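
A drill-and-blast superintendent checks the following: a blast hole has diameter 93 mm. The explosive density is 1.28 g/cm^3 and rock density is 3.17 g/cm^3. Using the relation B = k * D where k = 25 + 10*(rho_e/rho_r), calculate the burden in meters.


First, compute k:
rho_e / rho_r = 1.28 / 3.17 = 0.403785489
k = 25 + 10 * 0.403785489 = 29.03785489
Then, compute burden:
B = k * D / 1000 = 29.03785489 * 93 / 1000
= 2700.520505 / 1000
= 2.7005 m

2.7005 m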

WHAT TO DO:
All of the data is to be written out again, word for word.

TASK RESULT:
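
A drill-and-blast superintendent checks the following: a blast hole has diameter 93 mm. The explosive density is 1.28 g/cm^3 and rock density is 3.17 g/cm^3. Using the relation B = k * D where k = 25 + 10*(rho_e/rho_r), calculate the burden in meters.


First, compute k:
rho_e / rho_r = 1.28 / 3.17 = 0.403785489
k = 25 + 10 * 0.403785489 = 29.03785489
Then, compute burden:
B = k * D / 1000 = 29.03785489 * 93 / 1000
= 2700.520505 / 1000
= 2.7005 m

2.7005 m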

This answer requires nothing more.